(Dataset entries)
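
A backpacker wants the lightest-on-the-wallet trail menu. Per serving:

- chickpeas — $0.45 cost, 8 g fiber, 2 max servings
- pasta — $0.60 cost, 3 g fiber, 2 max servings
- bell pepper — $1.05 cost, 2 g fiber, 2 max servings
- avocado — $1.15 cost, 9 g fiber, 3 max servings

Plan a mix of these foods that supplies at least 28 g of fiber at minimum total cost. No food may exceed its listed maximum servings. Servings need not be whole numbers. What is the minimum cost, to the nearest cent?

$2.43

Cost per g of fiber: chickpeas $0.0563, avocado $0.1278, pasta $0.2000, bell pepper $0.5250.
Take 2 servings of chickpeas: +16.0 g fiber for $0.90 (total $0.90, still need 12.0 g).
Take 1.333 servings of avocado: +12.0 g fiber for $1.53 (total $2.43, still need 0.0 g).
Greedy by cheapest-per-g is optimal for a single linear constraint, so the minimum cost is $2.43.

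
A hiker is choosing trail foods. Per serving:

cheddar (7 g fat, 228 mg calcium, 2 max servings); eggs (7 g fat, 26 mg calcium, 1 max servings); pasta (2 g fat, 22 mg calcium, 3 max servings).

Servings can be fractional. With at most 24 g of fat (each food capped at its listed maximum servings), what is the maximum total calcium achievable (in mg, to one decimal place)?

536.9 mg

Calcium per g fat: cheddar 32.57, pasta 11, eggs 3.714.
Take 2 servings of cheddar: uses 14 g fat, +456.0 mg calcium (running total 456.0 mg).
Take 3 servings of pasta: uses 6 g fat, +66.0 mg calcium (running total 522.0 mg).
Take 0.5714 servings of eggs: uses 4 g fat, +14.9 mg calcium (running total 536.9 mg).
Filling greedily by calcium-per-g fat is optimal for one linear limit, giving 536.9 mg.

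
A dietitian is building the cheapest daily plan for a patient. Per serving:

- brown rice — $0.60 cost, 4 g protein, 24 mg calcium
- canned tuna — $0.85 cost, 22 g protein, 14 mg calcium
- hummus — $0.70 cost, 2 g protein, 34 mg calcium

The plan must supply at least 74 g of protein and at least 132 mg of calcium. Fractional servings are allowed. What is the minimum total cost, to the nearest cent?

This is a tiny linear program; its minimum lies at a vertex of the feasible set. List the vertices and price them.
brown rice only: max(74/4, 132/24) = 18.5 servings → $11.10.
canned tuna only: max(74/22, 132/14) = 9.429 servings → $8.01.
hummus only: max(74/2, 132/34) = 37 servings → $25.90.
brown rice + canned tuna with both tight: 3.958 servings and 2.644 servings → $4.62.
brown rice + hummus: intersection lies outside the first quadrant.
canned tuna + hummus with both tight: 3.128 servings and 2.594 servings → $4.47.
So the least-cost plan costs $4.47.

$4.47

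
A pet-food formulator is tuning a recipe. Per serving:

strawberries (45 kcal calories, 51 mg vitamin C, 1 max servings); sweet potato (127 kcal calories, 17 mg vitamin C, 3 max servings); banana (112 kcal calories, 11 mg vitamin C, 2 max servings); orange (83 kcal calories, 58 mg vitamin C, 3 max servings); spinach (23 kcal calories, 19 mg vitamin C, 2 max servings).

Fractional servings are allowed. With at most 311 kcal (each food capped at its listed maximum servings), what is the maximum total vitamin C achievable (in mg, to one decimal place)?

242.7 mg

Vitamin C per kcal: strawberries 1.133, spinach 0.8261, orange 0.6988, sweet potato 0.1339, banana 0.09821.
Take 1 serving of strawberries: uses 45 kcal, +51.0 mg vitamin C (running total 51.0 mg).
Take 2 servings of spinach: uses 46 kcal, +38.0 mg vitamin C (running total 89.0 mg).
Take 2.651 servings of orange: uses 220 kcal, +153.7 mg vitamin C (running total 242.7 mg).
Filling greedily by vitamin C-per-kcal is optimal for one linear limit, giving 242.7 mg.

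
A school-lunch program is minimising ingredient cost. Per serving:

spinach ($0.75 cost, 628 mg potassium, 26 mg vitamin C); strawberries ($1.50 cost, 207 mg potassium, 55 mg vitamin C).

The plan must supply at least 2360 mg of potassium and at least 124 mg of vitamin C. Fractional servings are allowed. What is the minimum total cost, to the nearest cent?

Check every corner: each single food scaled to meet both minima, and each pair solved so both constraints bind.
spinach only: max(2360/628, 124/26) = 4.769 servings → $3.58.
strawberries only: max(2360/207, 124/55) = 11.4 servings → $17.10.
spinach + strawberries with both tight: 3.571 servings and 0.5663 servings → $3.53.
The minimum over all feasible corners is $3.53.

$3.53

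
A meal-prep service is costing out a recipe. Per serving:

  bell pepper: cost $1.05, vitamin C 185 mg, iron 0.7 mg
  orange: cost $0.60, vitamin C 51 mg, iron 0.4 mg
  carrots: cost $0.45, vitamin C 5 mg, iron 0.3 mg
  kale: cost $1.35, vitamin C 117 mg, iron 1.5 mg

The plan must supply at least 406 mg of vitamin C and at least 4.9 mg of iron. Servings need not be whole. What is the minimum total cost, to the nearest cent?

An LP optimum is at a vertex; with two nutrient constraints at most two foods are used. Check each candidate.
bell pepper only: max(406/185, 4.9/0.7) = 7 servings → $7.35.
orange only: max(406/51, 4.9/0.4) = 12.25 servings → $7.35.
carrots only: max(406/5, 4.9/0.3) = 81.2 servings → $36.54.
kale only: max(406/117, 4.9/1.5) = 3.47 servings → $4.68.
bell pepper + orange: intersection lies outside the first quadrant.
bell pepper + carrots with both tight: 1.871 servings and 11.97 servings → $7.35.
bell pepper + kale with both tight: 0.1825 servings and 3.181 servings → $4.49.
orange + carrots with both tight: 7.316 servings and 6.579 servings → $7.35.
orange + kale with both tight: 1.202 servings and 2.946 servings → $4.70.
carrots + kale with both targets exact would need a negative amount; discard.
Cheapest feasible corner: $4.49.

$4.49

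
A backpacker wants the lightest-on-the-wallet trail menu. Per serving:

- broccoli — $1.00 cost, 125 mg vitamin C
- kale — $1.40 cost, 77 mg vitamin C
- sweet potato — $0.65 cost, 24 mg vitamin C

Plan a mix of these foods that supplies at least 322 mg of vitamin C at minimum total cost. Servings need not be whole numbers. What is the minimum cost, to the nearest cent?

Cost per mg of vitamin C: broccoli $0.0080, kale $0.0182, sweet potato $0.0271.
With no serving limits, use only broccoli: 322 mg / 125 mg = 2.576 servings × $1.00 = $2.58.

$2.58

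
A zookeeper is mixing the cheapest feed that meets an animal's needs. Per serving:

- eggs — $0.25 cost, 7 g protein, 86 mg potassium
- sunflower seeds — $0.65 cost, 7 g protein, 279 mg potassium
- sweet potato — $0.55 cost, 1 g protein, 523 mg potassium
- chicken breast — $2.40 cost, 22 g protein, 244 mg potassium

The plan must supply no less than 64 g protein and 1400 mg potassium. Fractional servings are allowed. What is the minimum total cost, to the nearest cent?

$2.90

Check every corner: each single food scaled to meet both minima, and each pair solved so both constraints bind.
eggs only: max(64/7, 1400/86) = 16.28 servings → $4.07.
sunflower seeds only: max(64/7, 1400/279) = 9.143 servings → $5.94.
sweet potato only: max(64/1, 1400/523) = 64 servings → $35.20.
chicken breast only: max(64/22, 1400/244) = 5.738 servings → $13.77.
eggs + sunflower seeds with both tight: 5.963 servings and 3.18 servings → $3.56.
eggs + sweet potato with both tight: 8.971 servings and 1.202 servings → $2.90.
eggs + chicken breast with both targets exact would need a negative amount; discard.
sunflower seeds + sweet potato: the both-tight solution has a negative serving — not a feasible corner.
sunflower seeds + chicken breast with both tight: 3.428 servings and 1.819 servings → $6.59.
sweet potato + chicken breast with both tight: 1.348 servings and 2.848 servings → $7.58.
So the least-cost plan costs $2.90.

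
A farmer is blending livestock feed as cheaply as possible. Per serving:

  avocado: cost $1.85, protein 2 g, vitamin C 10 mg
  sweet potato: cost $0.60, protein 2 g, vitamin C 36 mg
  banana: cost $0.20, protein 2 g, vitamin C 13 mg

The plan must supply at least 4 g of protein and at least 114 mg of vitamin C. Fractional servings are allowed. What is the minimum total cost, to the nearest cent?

$1.75

Check every corner: each single food scaled to meet both minima, and each pair solved so both constraints bind.
avocado only: max(4/2, 114/10) = 11.4 servings → $21.09.
sweet potato only: max(4/2, 114/36) = 3.167 servings → $1.90.
banana only: max(4/2, 114/13) = 8.769 servings → $1.75.
avocado + sweet potato: the both-tight solution has a negative serving — not a feasible corner.
avocado + banana: intersection lies outside the first quadrant.
sweet potato + banana: the both-tight solution has a negative serving — not a feasible corner.
So the least-cost plan costs $1.75.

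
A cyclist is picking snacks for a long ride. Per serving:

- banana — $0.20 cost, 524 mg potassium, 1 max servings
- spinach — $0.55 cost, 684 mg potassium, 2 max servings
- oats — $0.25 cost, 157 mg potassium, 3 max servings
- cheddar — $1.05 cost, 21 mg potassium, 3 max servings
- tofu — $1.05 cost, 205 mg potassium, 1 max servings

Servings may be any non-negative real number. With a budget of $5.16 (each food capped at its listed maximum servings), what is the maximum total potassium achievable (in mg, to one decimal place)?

2609.2 mg

Potassium per dollar: banana 2620, spinach 1244, oats 628, tofu 195.2, cheddar 20.
Take 1 serving of banana: spends $0.20, +524.0 mg potassium (running total 524.0 mg).
Take 2 servings of spinach: spends $1.10, +1368.0 mg potassium (running total 1892.0 mg).
Take 3 servings of oats: spends $0.75, +471.0 mg potassium (running total 2363.0 mg).
Take 1 serving of tofu: spends $1.05, +205.0 mg potassium (running total 2568.0 mg).
Take 1.962 servings of cheddar: spends $2.06, +41.2 mg potassium (running total 2609.2 mg).
Filling greedily by potassium-per-dollar is optimal for one linear limit, giving 2609.2 mg.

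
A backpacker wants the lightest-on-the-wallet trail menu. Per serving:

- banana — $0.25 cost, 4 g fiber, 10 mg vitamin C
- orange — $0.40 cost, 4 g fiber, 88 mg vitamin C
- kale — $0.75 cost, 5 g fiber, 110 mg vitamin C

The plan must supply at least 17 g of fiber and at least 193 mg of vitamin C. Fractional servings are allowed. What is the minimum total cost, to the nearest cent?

$1.35

An LP optimum is at a vertex; with two nutrient constraints at most two foods are used. Check each candidate.
banana only: max(17/4, 193/10) = 19.3 servings → $4.83.
orange only: max(17/4, 193/88) = 4.25 servings → $1.70.
kale only: max(17/5, 193/110) = 3.4 servings → $2.55.
banana + orange with both tight: 2.321 servings and 1.929 servings → $1.35.
banana + kale with both tight: 2.321 servings and 1.544 servings → $1.74.
orange + kale (both tight): parallel constraints — no distinct corner.
Cheapest feasible corner: $1.35.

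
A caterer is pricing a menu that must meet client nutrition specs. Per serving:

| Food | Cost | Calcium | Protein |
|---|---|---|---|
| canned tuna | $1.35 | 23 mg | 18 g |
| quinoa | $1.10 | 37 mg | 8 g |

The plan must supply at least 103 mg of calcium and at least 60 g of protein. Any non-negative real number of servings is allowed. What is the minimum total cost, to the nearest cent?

Compare the cost at each extreme point of the feasible region.
canned tuna only: max(103/23, 60/18) = 4.478 servings → $6.05.
quinoa only: max(103/37, 60/8) = 7.5 servings → $8.25.
canned tuna + quinoa with both tight: 2.896 servings and 0.9834 servings → $4.99.
So the least-cost plan costs $4.99.

$4.99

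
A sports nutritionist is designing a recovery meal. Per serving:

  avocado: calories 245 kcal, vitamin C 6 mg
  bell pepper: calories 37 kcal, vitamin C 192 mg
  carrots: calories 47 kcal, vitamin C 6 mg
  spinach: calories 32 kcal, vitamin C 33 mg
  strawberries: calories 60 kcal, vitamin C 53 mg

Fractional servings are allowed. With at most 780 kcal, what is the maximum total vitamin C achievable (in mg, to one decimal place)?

4047.6 mg

Vitamin C per kcal: bell pepper 5.189, spinach 1.031, strawberries 0.8833, carrots 0.1277, avocado 0.02449.
With no serving limits, spend the whole calories allowance on bell pepper: 780 kcal / 37 kcal × 192 mg = 4047.6 mg.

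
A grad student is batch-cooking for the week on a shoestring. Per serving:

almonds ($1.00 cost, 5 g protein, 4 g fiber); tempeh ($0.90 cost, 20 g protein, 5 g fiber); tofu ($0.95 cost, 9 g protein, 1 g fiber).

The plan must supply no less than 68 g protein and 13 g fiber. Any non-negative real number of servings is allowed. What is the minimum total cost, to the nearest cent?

$3.06

The cheapest plan sits at a corner of the feasible region — with two constraints it uses at most two foods.
almonds only: max(68/5, 13/4) = 13.6 servings → $13.60.
tempeh only: max(68/20, 13/5) = 3.4 servings → $3.06.
tofu only: max(68/9, 13/1) = 13 servings → $12.35.
almonds + tempeh: the both-tight solution has a negative serving — not a feasible corner.
almonds + tofu with both tight: 1.581 servings and 6.677 servings → $7.92.
tempeh + tofu with both tight: 1.96 servings and 3.2 servings → $4.80.
Cheapest feasible corner: $3.06.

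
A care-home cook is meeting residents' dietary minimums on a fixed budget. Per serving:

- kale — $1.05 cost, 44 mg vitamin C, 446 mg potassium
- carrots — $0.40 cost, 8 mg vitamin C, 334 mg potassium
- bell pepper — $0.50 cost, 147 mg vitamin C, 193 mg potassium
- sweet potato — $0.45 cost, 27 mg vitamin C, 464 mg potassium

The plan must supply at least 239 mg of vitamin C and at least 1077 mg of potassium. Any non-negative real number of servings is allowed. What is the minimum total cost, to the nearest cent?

kale only: max(239/44, 1077/446) = 5.432 servings → $5.70.
carrots only: max(239/8, 1077/334) = 29.88 servings → $11.95.
bell pepper only: max(239/147, 1077/193) = 5.58 servings → $2.79.
sweet potato only: max(239/27, 1077/464) = 8.852 servings → $3.98.
kale + carrots: intersection lies outside the first quadrant.
kale + bell pepper with both tight: 1.966 servings and 1.037 servings → $2.58.
kale + sweet potato: intersection lies outside the first quadrant.
carrots + bell pepper with both tight: 2.359 servings and 1.497 servings → $1.69.
carrots + sweet potato with both targets exact would need a negative amount; discard.
bell pepper + sweet potato with both tight: 1.299 servings and 1.781 servings → $1.45.
The minimum over all feasible corners is $1.45.

$1.45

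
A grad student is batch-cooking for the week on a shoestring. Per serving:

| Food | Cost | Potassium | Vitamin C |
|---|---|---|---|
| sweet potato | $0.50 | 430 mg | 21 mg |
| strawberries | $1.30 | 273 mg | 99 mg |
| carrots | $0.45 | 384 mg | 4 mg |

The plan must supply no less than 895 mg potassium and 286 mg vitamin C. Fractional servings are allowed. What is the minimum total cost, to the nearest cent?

This is a tiny linear program; its minimum lies at a vertex of the feasible set. List the vertices and price them.
sweet potato only: max(895/430, 286/21) = 13.62 servings → $6.81.
strawberries only: max(895/273, 286/99) = 3.278 servings → $4.26.
carrots only: max(895/384, 286/4) = 71.5 servings → $32.17.
sweet potato + strawberries with both tight: 0.2858 servings and 2.828 servings → $3.82.
sweet potato + carrots: intersection lies outside the first quadrant.
strawberries + carrots with both tight: 2.877 servings and 0.2851 servings → $3.87.
Cheapest feasible corner: $3.82.

$3.82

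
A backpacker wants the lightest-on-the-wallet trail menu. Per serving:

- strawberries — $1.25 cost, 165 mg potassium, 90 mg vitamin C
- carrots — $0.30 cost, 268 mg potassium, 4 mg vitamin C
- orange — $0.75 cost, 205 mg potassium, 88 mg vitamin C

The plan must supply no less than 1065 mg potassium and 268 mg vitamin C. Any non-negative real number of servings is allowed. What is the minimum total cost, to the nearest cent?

An LP optimum is at a vertex; with two nutrient constraints at most two foods are used. Check each candidate.
strawberries only: max(1065/165, 268/90) = 6.455 servings → $8.07.
carrots only: max(1065/268, 268/4) = 67 servings → $20.10.
orange only: max(1065/205, 268/88) = 5.195 servings → $3.90.
strawberries + carrots with both tight: 2.88 servings and 2.201 servings → $4.26.
strawberries + orange: intersection lies outside the first quadrant.
carrots + orange with both tight: 1.704 servings and 2.968 servings → $2.74.
So the least-cost plan costs $2.74.

$2.74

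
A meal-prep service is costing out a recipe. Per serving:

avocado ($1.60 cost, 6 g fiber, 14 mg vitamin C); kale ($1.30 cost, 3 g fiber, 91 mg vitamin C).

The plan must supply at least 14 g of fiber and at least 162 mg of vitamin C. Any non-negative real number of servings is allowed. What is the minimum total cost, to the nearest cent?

$4.50

Check every corner: each single food scaled to meet both minima, and each pair solved so both constraints bind.
avocado only: max(14/6, 162/14) = 11.57 servings → $18.51.
kale only: max(14/3, 162/91) = 4.667 servings → $6.07.
avocado + kale with both tight: 1.563 servings and 1.54 servings → $4.50.
So the least-cost plan costs $4.50.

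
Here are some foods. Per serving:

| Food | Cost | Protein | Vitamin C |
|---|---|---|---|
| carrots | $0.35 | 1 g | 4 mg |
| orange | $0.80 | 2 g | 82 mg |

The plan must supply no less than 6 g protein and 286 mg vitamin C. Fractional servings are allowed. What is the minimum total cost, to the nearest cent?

An LP optimum is at a vertex; with two nutrient constraints at most two foods are used. Check each candidate.
carrots only: max(6/1, 286/4) = 71.5 servings → $25.02.
orange only: max(6/2, 286/82) = 3.488 servings → $2.79.
carrots + orange: intersection lies outside the first quadrant.
Cheapest feasible corner: $2.79.

$2.79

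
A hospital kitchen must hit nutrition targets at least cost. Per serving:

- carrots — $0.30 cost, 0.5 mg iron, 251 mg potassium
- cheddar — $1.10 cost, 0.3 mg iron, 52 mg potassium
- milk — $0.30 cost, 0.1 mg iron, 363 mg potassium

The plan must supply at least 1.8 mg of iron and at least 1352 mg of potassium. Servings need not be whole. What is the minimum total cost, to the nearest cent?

carrots only: max(1.8/0.5, 1352/251) = 5.386 servings → $1.62.
cheddar only: max(1.8/0.3, 1352/52) = 26 servings → $28.60.
milk only: max(1.8/0.1, 1352/363) = 18 servings → $5.40.
carrots + cheddar with both targets exact would need a negative amount; discard.
carrots + milk with both tight: 3.313 servings and 1.434 servings → $1.42.
cheddar + milk with both tight: 4.997 servings and 3.009 servings → $6.40.
The minimum over all feasible corners is $1.42.

$1.42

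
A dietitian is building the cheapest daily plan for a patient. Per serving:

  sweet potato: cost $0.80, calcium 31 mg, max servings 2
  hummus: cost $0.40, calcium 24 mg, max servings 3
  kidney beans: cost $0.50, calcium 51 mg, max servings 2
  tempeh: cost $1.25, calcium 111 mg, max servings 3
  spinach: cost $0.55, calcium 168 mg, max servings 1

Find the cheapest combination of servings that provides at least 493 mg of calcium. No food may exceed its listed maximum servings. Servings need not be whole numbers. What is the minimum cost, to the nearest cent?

$4.06

Cost per mg of calcium: spinach $0.0033, kidney beans $0.0098, tempeh $0.0113, hummus $0.0167, sweet potato $0.0258.
Take 1 serving of spinach: +168.0 mg calcium for $0.55 (total $0.55, still need 325.0 mg).
Take 2 servings of kidney beans: +102.0 mg calcium for $1.00 (total $1.55, still need 223.0 mg).
Take 2.009 servings of tempeh: +223.0 mg calcium for $2.51 (total $4.06, still need 0.0 mg).
Filling from the cheapest source first is optimal under one linear minimum: $4.06.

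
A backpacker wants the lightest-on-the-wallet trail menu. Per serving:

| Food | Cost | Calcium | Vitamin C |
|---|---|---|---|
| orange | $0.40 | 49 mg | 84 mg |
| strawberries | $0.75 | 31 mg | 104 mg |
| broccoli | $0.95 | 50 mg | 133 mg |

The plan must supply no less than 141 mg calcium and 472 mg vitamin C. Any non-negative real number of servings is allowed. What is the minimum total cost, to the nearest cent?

$2.25

Check every corner: each single food scaled to meet both minima, and each pair solved so both constraints bind.
orange only: max(141/49, 472/84) = 5.619 servings → $2.25.
strawberries only: max(141/31, 472/104) = 4.548 servings → $3.41.
broccoli only: max(141/50, 472/133) = 3.549 servings → $3.37.
orange + strawberries with both tight: 0.01284 servings and 4.528 servings → $3.40.
orange + broccoli: the both-tight solution has a negative serving — not a feasible corner.
strawberries + broccoli with both tight: 4.5 servings and 0.02971 servings → $3.40.
So the least-cost plan costs $2.25.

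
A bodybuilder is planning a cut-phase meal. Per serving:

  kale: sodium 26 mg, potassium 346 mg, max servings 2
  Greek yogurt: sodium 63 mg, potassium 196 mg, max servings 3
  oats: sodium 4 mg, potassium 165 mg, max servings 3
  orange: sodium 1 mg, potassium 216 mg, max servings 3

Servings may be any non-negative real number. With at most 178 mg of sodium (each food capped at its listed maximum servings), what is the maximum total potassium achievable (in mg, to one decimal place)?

2180.3 mg

Potassium per mg sodium: orange 216, oats 41.25, kale 13.31, Greek yogurt 3.111.
Take 3 servings of orange: uses 3 mg sodium, +648.0 mg potassium (running total 648.0 mg).
Take 3 servings of oats: uses 12 mg sodium, +495.0 mg potassium (running total 1143.0 mg).
Take 2 servings of kale: uses 52 mg sodium, +692.0 mg potassium (running total 1835.0 mg).
Take 1.762 servings of Greek yogurt: uses 111 mg sodium, +345.3 mg potassium (running total 2180.3 mg).
Greedy by best ratio exhausts the sodium allowance optimally: 2180.3 mg.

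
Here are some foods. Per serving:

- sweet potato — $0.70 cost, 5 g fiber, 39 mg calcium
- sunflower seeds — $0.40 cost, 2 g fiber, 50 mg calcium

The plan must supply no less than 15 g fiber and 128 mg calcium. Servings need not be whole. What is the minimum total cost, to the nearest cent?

$2.14

sweet potato only: max(15/5, 128/39) = 3.282 servings → $2.30.
sunflower seeds only: max(15/2, 128/50) = 7.5 servings → $3.00.
sweet potato + sunflower seeds with both tight: 2.872 servings and 0.3198 servings → $2.14.
Cheapest feasible corner: $2.14.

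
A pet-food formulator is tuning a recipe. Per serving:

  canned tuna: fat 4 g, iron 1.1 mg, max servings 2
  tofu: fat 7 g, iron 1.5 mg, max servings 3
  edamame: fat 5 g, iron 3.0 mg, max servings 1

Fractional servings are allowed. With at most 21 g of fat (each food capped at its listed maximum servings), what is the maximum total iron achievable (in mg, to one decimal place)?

Iron per g fat: edamame 0.6, canned tuna 0.275, tofu 0.2143.
Take 1 serving of edamame: uses 5 g fat, +3.0 mg iron (running total 3.0 mg).
Take 2 servings of canned tuna: uses 8 g fat, +2.2 mg iron (running total 5.2 mg).
Take 1.143 servings of tofu: uses 8 g fat, +1.7 mg iron (running total 6.9 mg).
Greedy by best ratio exhausts the fat allowance optimally: 6.9 mg.

6.9 mg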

* WORK ITEM: Among the records above, only the lines between the line holding "Calcium | Vitamin C |" and the line holding "orange: sodium 1", inclusive, are to be output, exactly as written.

* ANSWER TO THIS PROBLEM:
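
| Food | Cost | Calcium | Vitamin C |
|---|---|---|---|
| orange | $0.40 | 49 mg | 84 mg |
| strawberries | $0.75 | 31 mg | 104 mg |
| broccoli | $0.95 | 50 mg | 133 mg |

The plan must supply no less than 141 mg calcium and 472 mg vitamin C. Any non-negative real number of servings is allowed. What is the minimum total cost, to the nearest cent?

$2.25

Check every corner: each single food scaled to meet both minima, and each pair solved so both constraints bind.
orange only: max(141/49, 472/84) = 5.619 servings → $2.25.
strawberries only: max(141/31, 472/104) = 4.548 servings → $3.41.
broccoli only: max(141/50, 472/133) = 3.549 servings → $3.37.
orange + strawberries with both tight: 0.01284 servings and 4.528 servings → $3.40.
orange + broccoli: the both-tight solution has a negative serving — not a feasible corner.
strawberries + broccoli with both tight: 4.5 servings and 0.02971 servings → $3.40.
So the least-cost plan costs $2.25.

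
A bodybuilder is planning a cut-phase meal. Per serving:

  kale: sodium 26 mg, potassium 346 mg, max servings 2
  Greek yogurt: sodium 63 mg, potassium 196 mg, max servings 3
  oats: sodium 4 mg, potassium 165 mg, max servings 3
  orange: sodium 1 mg, potassium 216 mg, max servings 3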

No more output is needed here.